### Exercise aim
In the entries below, find the line with "A door frame." and the line with "A single room: four". Return those two lines and all lines between them, exactly.

Data extracted from a collection
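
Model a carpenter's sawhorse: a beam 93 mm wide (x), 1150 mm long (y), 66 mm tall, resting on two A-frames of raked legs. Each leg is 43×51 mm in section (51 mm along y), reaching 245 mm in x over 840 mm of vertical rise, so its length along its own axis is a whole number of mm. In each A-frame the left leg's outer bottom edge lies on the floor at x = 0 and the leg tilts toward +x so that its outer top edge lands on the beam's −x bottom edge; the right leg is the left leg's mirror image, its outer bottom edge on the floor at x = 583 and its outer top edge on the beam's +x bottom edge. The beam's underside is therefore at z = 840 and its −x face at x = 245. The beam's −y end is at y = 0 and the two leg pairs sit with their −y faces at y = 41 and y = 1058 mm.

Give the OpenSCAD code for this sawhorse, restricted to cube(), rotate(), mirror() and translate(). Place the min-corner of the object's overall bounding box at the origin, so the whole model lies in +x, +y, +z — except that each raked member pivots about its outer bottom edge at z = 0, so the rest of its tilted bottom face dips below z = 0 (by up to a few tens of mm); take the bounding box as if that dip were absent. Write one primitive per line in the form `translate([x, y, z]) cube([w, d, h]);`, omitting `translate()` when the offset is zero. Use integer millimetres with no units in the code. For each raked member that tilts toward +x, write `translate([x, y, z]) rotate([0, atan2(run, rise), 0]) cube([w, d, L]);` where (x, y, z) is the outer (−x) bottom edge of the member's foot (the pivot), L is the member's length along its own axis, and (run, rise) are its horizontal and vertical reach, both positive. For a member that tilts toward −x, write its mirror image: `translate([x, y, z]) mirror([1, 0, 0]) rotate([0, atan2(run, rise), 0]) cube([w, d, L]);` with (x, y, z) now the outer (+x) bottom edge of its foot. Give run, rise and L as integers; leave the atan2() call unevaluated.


translate([245, 0, 840]) cube([93, 1150, 66]);
translate([0, 41, 0]) rotate([0, atan2(245, 840), 0]) cube([43, 51, 875]);
translate([583, 41, 0]) mirror([1, 0, 0]) rotate([0, atan2(245, 840), 0]) cube([43, 51, 875]);
translate([0, 1058, 0]) rotate([0, atan2(245, 840), 0]) cube([43, 51, 875]);
translate([583, 1058, 0]) mirror([1, 0, 0]) rotate([0, atan2(245, 840), 0]) cube([43, 51, 875]);


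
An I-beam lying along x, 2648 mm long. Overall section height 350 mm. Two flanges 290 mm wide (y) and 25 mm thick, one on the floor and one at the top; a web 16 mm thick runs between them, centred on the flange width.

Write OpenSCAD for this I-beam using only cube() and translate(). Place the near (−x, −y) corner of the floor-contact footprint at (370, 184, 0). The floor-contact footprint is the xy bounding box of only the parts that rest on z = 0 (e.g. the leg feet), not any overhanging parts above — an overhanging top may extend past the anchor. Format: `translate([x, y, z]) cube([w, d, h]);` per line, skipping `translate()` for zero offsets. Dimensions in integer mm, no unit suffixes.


translate([370, 184, 0]) cube([2648, 290, 25]);
translate([370, 321, 25]) cube([2648, 16, 300]);
translate([370, 184, 325]) cube([2648, 290, 25]);


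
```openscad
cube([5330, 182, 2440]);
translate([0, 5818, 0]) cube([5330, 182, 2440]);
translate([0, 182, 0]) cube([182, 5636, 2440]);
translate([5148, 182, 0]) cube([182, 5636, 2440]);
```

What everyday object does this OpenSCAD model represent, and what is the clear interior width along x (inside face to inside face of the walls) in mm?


A house (or room) frame. The interior width is 4966 mm.

Four 2440 mm walls enclosing a rectangle with no floor or roof — a room or house frame. Outside width is 5330 mm and wall thickness is 182 mm, so the interior width is 5330 − 2 × 182 = 4966 mm.


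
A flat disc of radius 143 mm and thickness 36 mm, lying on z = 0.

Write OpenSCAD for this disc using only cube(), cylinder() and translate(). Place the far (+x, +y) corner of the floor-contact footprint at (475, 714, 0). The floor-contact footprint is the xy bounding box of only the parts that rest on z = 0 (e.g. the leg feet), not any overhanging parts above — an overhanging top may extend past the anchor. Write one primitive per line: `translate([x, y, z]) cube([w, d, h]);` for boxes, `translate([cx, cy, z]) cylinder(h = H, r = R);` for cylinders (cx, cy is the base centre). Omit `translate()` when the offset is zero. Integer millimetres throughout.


translate([332, 571, 0]) cylinder(h = 36, r = 143);


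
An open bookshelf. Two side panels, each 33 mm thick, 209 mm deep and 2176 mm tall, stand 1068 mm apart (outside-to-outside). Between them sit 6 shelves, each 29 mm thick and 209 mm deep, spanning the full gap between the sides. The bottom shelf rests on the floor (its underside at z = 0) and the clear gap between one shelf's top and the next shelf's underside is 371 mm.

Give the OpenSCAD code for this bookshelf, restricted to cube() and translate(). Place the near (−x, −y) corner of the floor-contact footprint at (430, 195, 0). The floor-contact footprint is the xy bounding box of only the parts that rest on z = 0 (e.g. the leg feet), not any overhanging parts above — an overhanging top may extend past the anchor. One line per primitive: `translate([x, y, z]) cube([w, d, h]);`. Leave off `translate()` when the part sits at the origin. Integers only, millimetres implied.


translate([430, 195, 0]) cube([33, 209, 2176]);
translate([1465, 195, 0]) cube([33, 209, 2176]);
translate([463, 195, 0]) cube([1002, 209, 29]);
translate([463, 195, 400]) cube([1002, 209, 29]);
translate([463, 195, 800]) cube([1002, 209, 29]);
translate([463, 195, 1200]) cube([1002, 209, 29]);
translate([463, 195, 1600]) cube([1002, 209, 29]);
translate([463, 195, 2000]) cube([1002, 209, 29]);


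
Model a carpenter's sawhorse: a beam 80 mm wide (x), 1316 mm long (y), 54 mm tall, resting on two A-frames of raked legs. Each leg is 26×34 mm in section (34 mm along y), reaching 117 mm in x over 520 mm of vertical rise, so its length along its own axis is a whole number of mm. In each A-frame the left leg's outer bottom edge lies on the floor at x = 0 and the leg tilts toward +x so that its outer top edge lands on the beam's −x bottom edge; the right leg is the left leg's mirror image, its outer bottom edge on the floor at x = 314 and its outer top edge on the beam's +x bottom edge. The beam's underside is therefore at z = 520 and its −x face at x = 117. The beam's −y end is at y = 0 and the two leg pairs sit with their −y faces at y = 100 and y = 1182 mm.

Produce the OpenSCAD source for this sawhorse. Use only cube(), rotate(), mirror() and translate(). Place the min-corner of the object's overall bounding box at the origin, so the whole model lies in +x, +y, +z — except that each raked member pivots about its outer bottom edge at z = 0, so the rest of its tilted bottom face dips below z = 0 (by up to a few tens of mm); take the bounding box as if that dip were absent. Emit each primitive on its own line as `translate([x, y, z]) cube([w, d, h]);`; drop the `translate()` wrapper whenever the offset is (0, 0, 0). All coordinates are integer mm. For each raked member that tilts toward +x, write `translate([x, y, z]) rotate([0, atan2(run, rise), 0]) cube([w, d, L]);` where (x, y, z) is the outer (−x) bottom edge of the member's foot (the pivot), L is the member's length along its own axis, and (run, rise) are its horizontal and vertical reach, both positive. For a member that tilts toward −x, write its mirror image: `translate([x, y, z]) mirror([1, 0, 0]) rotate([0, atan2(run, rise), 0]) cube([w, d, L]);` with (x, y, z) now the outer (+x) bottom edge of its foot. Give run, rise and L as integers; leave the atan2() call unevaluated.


// leg length = √(117² + 520²) = 533
// right-leg outer foot x = 2·117 + 80 = 314
// beam min-corner = (117, 0, 520)
translate([117, 0, 520]) cube([80, 1316, 54]);
translate([0, 100, 0]) rotate([0, atan2(117, 520), 0]) cube([26, 34, 533]);
translate([314, 100, 0]) mirror([1, 0, 0]) rotate([0, atan2(117, 520), 0]) cube([26, 34, 533]);
translate([0, 1182, 0]) rotate([0, atan2(117, 520), 0]) cube([26, 34, 533]);
translate([314, 1182, 0]) mirror([1, 0, 0]) rotate([0, atan2(117, 520), 0]) cube([26, 34, 533]);


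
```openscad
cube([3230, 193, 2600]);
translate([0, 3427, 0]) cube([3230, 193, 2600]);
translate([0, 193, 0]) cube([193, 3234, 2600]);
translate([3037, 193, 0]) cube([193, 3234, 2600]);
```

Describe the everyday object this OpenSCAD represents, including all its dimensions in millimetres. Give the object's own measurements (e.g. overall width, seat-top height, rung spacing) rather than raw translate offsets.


The wall frame of a small rectangular building: four walls, each 2600 mm tall and 193 mm thick, enclosing a footprint 3230 mm (x) by 3620 mm (y) outside-to-outside, with no floor or roof. The front and back walls (the −y and +y sides) span the full width; the two side walls fit between them.


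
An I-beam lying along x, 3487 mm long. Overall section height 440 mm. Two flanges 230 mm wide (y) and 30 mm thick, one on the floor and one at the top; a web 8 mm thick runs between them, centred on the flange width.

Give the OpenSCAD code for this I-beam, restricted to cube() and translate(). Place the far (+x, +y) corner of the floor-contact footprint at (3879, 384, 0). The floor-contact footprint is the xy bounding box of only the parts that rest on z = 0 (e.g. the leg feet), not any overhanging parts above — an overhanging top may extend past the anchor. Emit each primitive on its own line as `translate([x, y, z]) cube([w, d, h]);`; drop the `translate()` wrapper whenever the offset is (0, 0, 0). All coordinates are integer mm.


translate([392, 154, 0]) cube([3487, 230, 30]);
translate([392, 265, 30]) cube([3487, 8, 380]);
translate([392, 154, 410]) cube([3487, 230, 30]);


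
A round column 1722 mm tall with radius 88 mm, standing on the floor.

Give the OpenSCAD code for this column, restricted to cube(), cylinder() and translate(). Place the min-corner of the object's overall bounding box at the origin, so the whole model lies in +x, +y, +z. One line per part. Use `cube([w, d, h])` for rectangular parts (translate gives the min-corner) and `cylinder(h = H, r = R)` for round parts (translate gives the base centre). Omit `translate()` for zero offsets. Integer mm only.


translate([88, 88, 0]) cylinder(h = 1722, r = 88);


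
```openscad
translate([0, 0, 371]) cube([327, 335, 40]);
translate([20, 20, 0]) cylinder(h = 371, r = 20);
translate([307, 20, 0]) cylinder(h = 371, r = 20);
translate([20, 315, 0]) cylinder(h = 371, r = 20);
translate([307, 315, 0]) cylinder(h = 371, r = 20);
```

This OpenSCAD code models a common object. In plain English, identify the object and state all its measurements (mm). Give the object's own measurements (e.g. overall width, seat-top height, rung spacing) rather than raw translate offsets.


A simple wooden stool: a rectangular seat 327 mm (x) by 335 mm (y), 40 mm thick, top face at z = 411 mm, on four round legs, each 40 mm in diameter. The legs rest on z = 0, each leg's axis is inset half a diameter from the nearest pair of seat edges (so the leg's bounding box is flush with the corner).


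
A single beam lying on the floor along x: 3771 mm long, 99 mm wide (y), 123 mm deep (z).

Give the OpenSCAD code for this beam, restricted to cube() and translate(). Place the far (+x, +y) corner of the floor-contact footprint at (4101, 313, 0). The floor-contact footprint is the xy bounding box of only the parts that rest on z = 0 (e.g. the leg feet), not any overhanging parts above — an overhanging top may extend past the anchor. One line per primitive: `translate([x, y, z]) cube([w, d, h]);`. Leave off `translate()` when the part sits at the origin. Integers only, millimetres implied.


translate([330, 214, 0]) cube([3771, 99, 123]);


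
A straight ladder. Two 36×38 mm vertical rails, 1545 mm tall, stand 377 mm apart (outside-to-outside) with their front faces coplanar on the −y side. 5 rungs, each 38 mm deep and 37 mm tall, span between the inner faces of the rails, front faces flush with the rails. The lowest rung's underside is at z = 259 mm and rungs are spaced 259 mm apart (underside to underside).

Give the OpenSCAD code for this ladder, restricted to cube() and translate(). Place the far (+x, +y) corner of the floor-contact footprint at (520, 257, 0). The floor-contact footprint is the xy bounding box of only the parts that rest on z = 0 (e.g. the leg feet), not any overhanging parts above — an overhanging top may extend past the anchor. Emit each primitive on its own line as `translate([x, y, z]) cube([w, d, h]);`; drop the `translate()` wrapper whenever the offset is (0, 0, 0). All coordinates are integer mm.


// rung span = 377 - 2*36 = 305
// rung[k] z = 259 + k*259
translate([143, 219, 0]) cube([36, 38, 1545]);
translate([484, 219, 0]) cube([36, 38, 1545]);
translate([179, 219, 259]) cube([305, 38, 37]);
translate([179, 219, 518]) cube([305, 38, 37]);
translate([179, 219, 777]) cube([305, 38, 37]);
translate([179, 219, 1036]) cube([305, 38, 37]);
translate([179, 219, 1295]) cube([305, 38, 37]);


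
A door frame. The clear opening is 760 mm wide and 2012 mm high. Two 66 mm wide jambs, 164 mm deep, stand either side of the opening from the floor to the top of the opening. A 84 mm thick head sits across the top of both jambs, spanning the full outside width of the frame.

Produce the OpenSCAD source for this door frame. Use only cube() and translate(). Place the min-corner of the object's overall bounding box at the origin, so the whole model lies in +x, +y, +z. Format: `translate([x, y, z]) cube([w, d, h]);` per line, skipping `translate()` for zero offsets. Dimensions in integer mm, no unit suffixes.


cube([66, 164, 2012]);
translate([826, 0, 0]) cube([66, 164, 2012]);
translate([0, 0, 2012]) cube([892, 164, 84]);


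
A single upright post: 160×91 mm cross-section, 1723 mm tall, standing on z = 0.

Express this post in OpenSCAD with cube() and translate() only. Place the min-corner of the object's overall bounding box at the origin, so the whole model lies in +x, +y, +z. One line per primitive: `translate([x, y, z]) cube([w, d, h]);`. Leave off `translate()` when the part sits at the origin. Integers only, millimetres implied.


cube([160, 91, 1723]);


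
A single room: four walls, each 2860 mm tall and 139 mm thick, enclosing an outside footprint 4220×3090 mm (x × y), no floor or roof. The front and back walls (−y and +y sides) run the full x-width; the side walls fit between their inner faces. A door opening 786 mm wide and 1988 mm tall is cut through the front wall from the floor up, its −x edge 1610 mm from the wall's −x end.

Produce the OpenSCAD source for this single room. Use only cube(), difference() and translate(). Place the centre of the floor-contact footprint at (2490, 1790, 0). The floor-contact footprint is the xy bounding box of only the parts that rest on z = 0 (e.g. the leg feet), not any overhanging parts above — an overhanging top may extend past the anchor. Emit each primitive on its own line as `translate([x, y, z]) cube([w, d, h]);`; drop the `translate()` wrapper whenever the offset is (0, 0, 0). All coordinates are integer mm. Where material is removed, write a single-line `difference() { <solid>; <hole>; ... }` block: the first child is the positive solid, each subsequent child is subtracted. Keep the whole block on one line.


difference() { translate([380, 245, 0]) cube([4220, 139, 2860]); translate([1990, 245, 0]) cube([786, 139, 1988]); }
translate([380, 3196, 0]) cube([4220, 139, 2860]);
translate([380, 384, 0]) cube([139, 2812, 2860]);
translate([4461, 384, 0]) cube([139, 2812, 2860]);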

### Answer below
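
A door frame. The clear opening is 760 mm wide and 2012 mm high. Two 66 mm wide jambs, 164 mm deep, stand either side of the opening from the floor to the top of the opening. A 84 mm thick head sits across the top of both jambs, spanning the full outside width of the frame.

Produce the OpenSCAD source for this door frame. Use only cube() and translate(). Place the min-corner of the object's overall bounding box at the origin, so the whole model lies in +x, +y, +z. Format: `translate([x, y, z]) cube([w, d, h]);` per line, skipping `translate()` for zero offsets. Dimensions in integer mm, no unit suffixes.


cube([66, 164, 2012]);
translate([826, 0, 0]) cube([66, 164, 2012]);
translate([0, 0, 2012]) cube([892, 164, 84]);


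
A single upright post: 160×91 mm cross-section, 1723 mm tall, standing on z = 0.

Express this post in OpenSCAD with cube() and translate() only. Place the min-corner of the object's overall bounding box at the origin, so the whole model lies in +x, +y, +z. One line per primitive: `translate([x, y, z]) cube([w, d, h]);`. Leave off `translate()` when the part sits at the origin. Integers only, millimetres implied.


cube([160, 91, 1723]);


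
A single room: four walls, each 2860 mm tall and 139 mm thick, enclosing an outside footprint 4220×3090 mm (x × y), no floor or roof. The front and back walls (−y and +y sides) run the full x-width; the side walls fit between their inner faces. A door opening 786 mm wide and 1988 mm tall is cut through the front wall from the floor up, its −x edge 1610 mm from the wall's −x end.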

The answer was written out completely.